TRY IT
Those lines of the material below that fall between its first line and the line with "F: C(8), G(6)", both included, are to be repeated exactly.

TASK INPUTS
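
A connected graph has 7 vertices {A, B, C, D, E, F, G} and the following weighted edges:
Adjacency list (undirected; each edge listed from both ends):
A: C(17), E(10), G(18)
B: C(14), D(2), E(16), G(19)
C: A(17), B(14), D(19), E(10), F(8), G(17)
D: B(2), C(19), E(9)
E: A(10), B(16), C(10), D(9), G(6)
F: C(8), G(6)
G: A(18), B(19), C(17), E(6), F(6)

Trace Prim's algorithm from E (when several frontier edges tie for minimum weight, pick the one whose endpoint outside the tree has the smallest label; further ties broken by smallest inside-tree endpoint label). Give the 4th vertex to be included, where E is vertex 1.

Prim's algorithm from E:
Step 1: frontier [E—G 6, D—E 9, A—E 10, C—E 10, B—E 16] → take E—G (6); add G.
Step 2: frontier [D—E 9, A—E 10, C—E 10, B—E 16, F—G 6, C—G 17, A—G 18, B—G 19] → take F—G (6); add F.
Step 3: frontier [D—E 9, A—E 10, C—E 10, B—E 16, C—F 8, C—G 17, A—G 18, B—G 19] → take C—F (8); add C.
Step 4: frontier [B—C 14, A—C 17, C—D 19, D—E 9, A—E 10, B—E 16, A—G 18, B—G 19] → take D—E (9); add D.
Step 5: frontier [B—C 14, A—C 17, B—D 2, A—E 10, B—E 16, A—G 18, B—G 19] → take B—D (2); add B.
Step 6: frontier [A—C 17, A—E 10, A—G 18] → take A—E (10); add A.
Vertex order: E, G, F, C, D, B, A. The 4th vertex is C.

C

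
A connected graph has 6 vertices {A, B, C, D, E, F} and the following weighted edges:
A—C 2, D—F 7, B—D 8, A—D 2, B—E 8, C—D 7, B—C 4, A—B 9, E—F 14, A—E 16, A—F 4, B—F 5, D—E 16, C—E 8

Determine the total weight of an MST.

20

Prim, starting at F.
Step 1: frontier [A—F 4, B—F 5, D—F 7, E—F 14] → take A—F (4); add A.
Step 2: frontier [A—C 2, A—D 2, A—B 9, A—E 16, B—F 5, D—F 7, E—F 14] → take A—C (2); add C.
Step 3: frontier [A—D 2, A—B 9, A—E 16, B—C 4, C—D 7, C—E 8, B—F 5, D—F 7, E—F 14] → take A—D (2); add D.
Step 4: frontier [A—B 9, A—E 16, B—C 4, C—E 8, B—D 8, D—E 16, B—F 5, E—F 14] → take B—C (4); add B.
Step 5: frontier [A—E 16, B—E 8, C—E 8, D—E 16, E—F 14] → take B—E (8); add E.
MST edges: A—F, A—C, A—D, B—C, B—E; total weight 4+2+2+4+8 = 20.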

SOLUTION TO THIS TASK
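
A connected graph has 7 vertices {A, B, C, D, E, F, G} and the following weighted edges:
Adjacency list (undirected; each edge listed from both ends):
A: C(17), E(10), G(18)
B: C(14), D(2), E(16), G(19)
C: A(17), B(14), D(19), E(10), F(8), G(17)
D: B(2), C(19), E(9)
E: A(10), B(16), C(10), D(9), G(6)
F: C(8), G(6)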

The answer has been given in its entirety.